_Exercise_: For every record here, output an exact copy.

(Saved data entries)
====
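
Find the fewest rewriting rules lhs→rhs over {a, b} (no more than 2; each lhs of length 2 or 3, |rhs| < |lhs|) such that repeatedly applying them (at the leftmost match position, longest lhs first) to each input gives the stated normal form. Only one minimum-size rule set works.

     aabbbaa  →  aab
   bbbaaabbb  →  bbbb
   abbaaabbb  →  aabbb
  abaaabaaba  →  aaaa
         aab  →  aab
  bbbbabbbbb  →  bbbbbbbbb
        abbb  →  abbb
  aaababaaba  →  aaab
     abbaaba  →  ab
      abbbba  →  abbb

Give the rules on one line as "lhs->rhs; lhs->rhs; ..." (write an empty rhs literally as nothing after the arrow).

ba->; bab->bb

  | aabbbaa => aabba => aab
  | bbbaaabbb => bbaabbb => babbb => bbbb
  | abbaaabbb => abaabbb => aabbb
  | abaaabaaba => aaabaaba => aaaaba => aaaa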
====
_Response area_:
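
Find the fewest rewriting rules lhs→rhs over {a, b} (no more than 2; each lhs of length 2 or 3, |rhs| < |lhs|) such that repeatedly applying them (at the leftmost match position, longest lhs first) to each input gives the stated normal form. Only one minimum-size rule set works.

     aabbbaa  →  aab
   bbbaaabbb  →  bbbb
   abbaaabbb  →  aabbb
  abaaabaaba  →  aaaa
         aab  →  aab
  bbbbabbbbb  →  bbbbbbbbb
        abbb  →  abbb
  aaababaaba  →  aaab
     abbaaba  →  ab
      abbbba  →  abbb

Give the rules on one line as "lhs->rhs; lhs->rhs; ..." (write an empty rhs literally as nothing after the arrow).

ba->; bab->bb

  | aabbbaa => aabba => aab
  | bbbaaabbb => bbaabbb => babbb => bbbb
  | abbaaabbb => abaabbb => aabbb
  | abaaabaaba => aaabaaba => aaaaba => aaaa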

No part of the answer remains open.